═════ DATA SECTION

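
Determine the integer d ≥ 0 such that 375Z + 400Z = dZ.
In the PID Z, (a, b) is generated by gcd(a, b). Compute gcd(400, 375) with the extended Euclidean algorithm, tracking rows (r, s, t) with s·400 + t·375 = r:
  row A: (400, 1, 0)   [1·400 + 0·375 = 400]
  row B: (375, 0, 1)   [0·400 + 1·375 = 375]
  400 = 1·375 + 25   → row C = row A − 1·row B = (25, 1, −1)   [check: 1·400 − 1·375 = 25]
  375 = 15·25 + 0   → remainder 0, stop. gcd = 25 (last nonzero row C).
So gcd(375, 400) = 25, with Bézout identity 1·400 − 1·375 = 25. Containment (⊇): the Bézout identity exhibits 25 as an element of (375, 400), giving (25) ⊆ (375, 400). Containment (⊆): since 25 | 375 and 25 | 400 (375 = 25·15, 400 = 25·16), every Z-linear combination of 375 and 400 is divisible by 25, so (375, 400) ⊆ (25). Therefore (375, 400) = (25), d = 25.

Final answer: (375, 400) = (25); d = 25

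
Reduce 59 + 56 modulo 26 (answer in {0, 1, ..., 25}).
11

Reduce the summands first: 59 ≡ 7, 56 ≡ 4 (mod 26), so 59 + 56 ≡ 7 + 4 (mod 26). 7 + 4 = 11; 11 = 0·26 + 11, so (59 + 56) mod 26 = 11.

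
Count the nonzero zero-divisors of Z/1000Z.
In Z/1000Z each nonzero element is either a unit (gcd with 1000 is 1) or a zero-divisor (gcd > 1). The number of units is φ(1000): factorise 1000 = 2^3 · 5^3, so φ(1000) = (2^3 − 2^2) · (5^3 − 5^2) = 4 · 100 = 400. The nonzero elements number 1000 − 1 = 999. Hence the nonzero zero-divisors number 999 − 400 = 599.

Final answer: Z/1000Z has 599 nonzero zero-divisors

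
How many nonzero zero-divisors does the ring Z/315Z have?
Z/315Z has 170 nonzero zero-divisors

In Z/315Z each nonzero element is either a unit (gcd with 315 is 1) or a zero-divisor (gcd > 1). The number of units is φ(315): factorise 315 = 3^2 · 5 · 7, so φ(315) = (3^2 − 3^1) · (5 − 1) · (7 − 1) = 6 · 4 · 6 = 144. The nonzero elements number 315 − 1 = 314. Hence the nonzero zero-divisors number 314 − 144 = 170.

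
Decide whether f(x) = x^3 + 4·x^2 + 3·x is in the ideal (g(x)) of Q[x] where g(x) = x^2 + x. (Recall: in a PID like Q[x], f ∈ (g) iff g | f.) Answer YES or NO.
In Q[x] the ideal (g) consists of all multiples of g, so f ∈ (g) iff g | f, i.e. iff the remainder of f on division by g is 0. Divide f by g (g is monic, so eliminate the leading term of the running remainder at each step):
  leading term x^3: subtract (x)·g(x) = x^3 + x^2, leaving 3·x^2 + 3·x
  leading term 3·x^2: subtract (3)·g(x) = 3·x^2 + 3·x, leaving 0
The remainder is 0, so f(x) = g(x) · h(x) with h(x) = x + 3. Hence g | f, i.e. f ∈ (g).

Final answer: YES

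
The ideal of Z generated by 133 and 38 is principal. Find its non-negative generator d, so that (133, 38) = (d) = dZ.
(133, 38) = (19); d = 19

In the PID Z, (a, b) is generated by gcd(a, b). Compute gcd(133, 38) with the extended Euclidean algorithm, tracking rows (r, s, t) with s·133 + t·38 = r:
  row A: (133, 1, 0)   [1·133 + 0·38 = 133]
  row B: (38, 0, 1)   [0·133 + 1·38 = 38]
  133 = 3·38 + 19   → row C = row A − 3·row B = (19, 1, −3)   [check: 1·133 − 3·38 = 19]
  38 = 2·19 + 0   → remainder 0, stop. gcd = 19 (last nonzero row C).
So gcd(133, 38) = 19, with Bézout identity 1·133 − 3·38 = 19. Containment (⊇): the Bézout identity exhibits 19 as an element of (133, 38), giving (19) ⊆ (133, 38). Containment (⊆): since 19 | 133 and 19 | 38 (133 = 19·7, 38 = 19·2), every Z-linear combination of 133 and 38 is divisible by 19, so (133, 38) ⊆ (19). Therefore (133, 38) = (19), d = 19.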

══════════

**THE PROBLEM:** Give back all the records exactly as they stand.

**COMPLETED TASK:**
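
Determine the integer d ≥ 0 such that 375Z + 400Z = dZ.
In the PID Z, (a, b) is generated by gcd(a, b). Compute gcd(400, 375) with the extended Euclidean algorithm, tracking rows (r, s, t) with s·400 + t·375 = r:
  row A: (400, 1, 0)   [1·400 + 0·375 = 400]
  row B: (375, 0, 1)   [0·400 + 1·375 = 375]
  400 = 1·375 + 25   → row C = row A − 1·row B = (25, 1, −1)   [check: 1·400 − 1·375 = 25]
  375 = 15·25 + 0   → remainder 0, stop. gcd = 25 (last nonzero row C).
So gcd(375, 400) = 25, with Bézout identity 1·400 − 1·375 = 25. Containment (⊇): the Bézout identity exhibits 25 as an element of (375, 400), giving (25) ⊆ (375, 400). Containment (⊆): since 25 | 375 and 25 | 400 (375 = 25·15, 400 = 25·16), every Z-linear combination of 375 and 400 is divisible by 25, so (375, 400) ⊆ (25). Therefore (375, 400) = (25), d = 25.

Final answer: (375, 400) = (25); d = 25

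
Reduce 59 + 56 modulo 26 (answer in {0, 1, ..., 25}).
11

Reduce the summands first: 59 ≡ 7, 56 ≡ 4 (mod 26), so 59 + 56 ≡ 7 + 4 (mod 26). 7 + 4 = 11; 11 = 0·26 + 11, so (59 + 56) mod 26 = 11.

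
Count the nonzero zero-divisors of Z/1000Z.
In Z/1000Z each nonzero element is either a unit (gcd with 1000 is 1) or a zero-divisor (gcd > 1). The number of units is φ(1000): factorise 1000 = 2^3 · 5^3, so φ(1000) = (2^3 − 2^2) · (5^3 − 5^2) = 4 · 100 = 400. The nonzero elements number 1000 − 1 = 999. Hence the nonzero zero-divisors number 999 − 400 = 599.

Final answer: Z/1000Z has 599 nonzero zero-divisors

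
How many nonzero zero-divisors does the ring Z/315Z have?
Z/315Z has 170 nonzero zero-divisors

In Z/315Z each nonzero element is either a unit (gcd with 315 is 1) or a zero-divisor (gcd > 1). The number of units is φ(315): factorise 315 = 3^2 · 5 · 7, so φ(315) = (3^2 − 3^1) · (5 − 1) · (7 − 1) = 6 · 4 · 6 = 144. The nonzero elements number 315 − 1 = 314. Hence the nonzero zero-divisors number 314 − 144 = 170.

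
Decide whether f(x) = x^3 + 4·x^2 + 3·x is in the ideal (g(x)) of Q[x] where g(x) = x^2 + x. (Recall: in a PID like Q[x], f ∈ (g) iff g | f.) Answer YES or NO.
In Q[x] the ideal (g) consists of all multiples of g, so f ∈ (g) iff g | f, i.e. iff the remainder of f on division by g is 0. Divide f by g (g is monic, so eliminate the leading term of the running remainder at each step):
  leading term x^3: subtract (x)·g(x) = x^3 + x^2, leaving 3·x^2 + 3·x
  leading term 3·x^2: subtract (3)·g(x) = 3·x^2 + 3·x, leaving 0
The remainder is 0, so f(x) = g(x) · h(x) with h(x) = x + 3. Hence g | f, i.e. f ∈ (g).

Final answer: YES

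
The ideal of Z generated by 133 and 38 is principal. Find its non-negative generator d, so that (133, 38) = (d) = dZ.
(133, 38) = (19); d = 19

In the PID Z, (a, b) is generated by gcd(a, b). Compute gcd(133, 38) with the extended Euclidean algorithm, tracking rows (r, s, t) with s·133 + t·38 = r:
  row A: (133, 1, 0)   [1·133 + 0·38 = 133]
  row B: (38, 0, 1)   [0·133 + 1·38 = 38]
  133 = 3·38 + 19   → row C = row A − 3·row B = (19, 1, −3)   [check: 1·133 − 3·38 = 19]
  38 = 2·19 + 0   → remainder 0, stop. gcd = 19 (last nonzero row C).
So gcd(133, 38) = 19, with Bézout identity 1·133 − 3·38 = 19. Containment (⊇): the Bézout identity exhibits 19 as an element of (133, 38), giving (19) ⊆ (133, 38). Containment (⊆): since 19 | 133 and 19 | 38 (133 = 19·7, 38 = 19·2), every Z-linear combination of 133 and 38 is divisible by 19, so (133, 38) ⊆ (19). Therefore (133, 38) = (19), d = 19.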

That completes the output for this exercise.